• [Task description] If a line below contains the string "rows", return that line.

(Records begins)

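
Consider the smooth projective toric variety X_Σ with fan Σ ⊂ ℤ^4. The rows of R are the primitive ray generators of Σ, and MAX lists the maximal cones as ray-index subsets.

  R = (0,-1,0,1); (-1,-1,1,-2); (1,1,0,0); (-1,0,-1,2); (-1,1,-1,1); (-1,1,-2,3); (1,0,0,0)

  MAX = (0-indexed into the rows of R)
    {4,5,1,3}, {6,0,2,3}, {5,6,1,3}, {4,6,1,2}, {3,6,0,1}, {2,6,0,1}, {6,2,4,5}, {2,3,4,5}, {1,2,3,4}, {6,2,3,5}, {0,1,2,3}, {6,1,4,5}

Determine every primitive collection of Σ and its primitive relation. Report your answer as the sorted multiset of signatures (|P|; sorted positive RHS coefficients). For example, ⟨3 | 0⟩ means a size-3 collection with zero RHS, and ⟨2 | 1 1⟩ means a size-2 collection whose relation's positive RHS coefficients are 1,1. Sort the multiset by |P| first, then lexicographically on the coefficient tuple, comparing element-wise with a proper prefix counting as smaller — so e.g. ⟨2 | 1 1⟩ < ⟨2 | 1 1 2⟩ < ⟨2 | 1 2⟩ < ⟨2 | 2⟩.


|primitive collections| = 5. Relations:

  • {0,4}:  v_{0} + v_{4} = v_{3} — sig = ⟨2 | 1⟩
  • {0,5}:  v_{0} + v_{5} = 2·v_{3} + v_{6} — sig = ⟨2 | 1 2⟩
  • {1,2,5}:  v_{1} + v_{2} + v_{5} = v_{4} — sig = ⟨3 | 1⟩
  • {3,4,6}:  v_{3} + v_{4} + v_{6} = v_{5} — sig = ⟨3 | 1⟩
  • {1,2,3,6}:  v_{1} + v_{2} + v_{3} + v_{6} = 0 — sig = ⟨4 | 0⟩

Signatures (|P|; sorted positive RHS coefficients), sorted:
[⟨2 | 1⟩, ⟨2 | 1 2⟩, ⟨3 | 1⟩, ⟨3 | 1⟩, ⟨4 | 0⟩]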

(Records ends)

• [Answer to this problem]
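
Consider the smooth projective toric variety X_Σ with fan Σ ⊂ ℤ^4. The rows of R are the primitive ray generators of Σ, and MAX lists the maximal cones as ray-index subsets.
  MAX = (0-indexed into the rows of R)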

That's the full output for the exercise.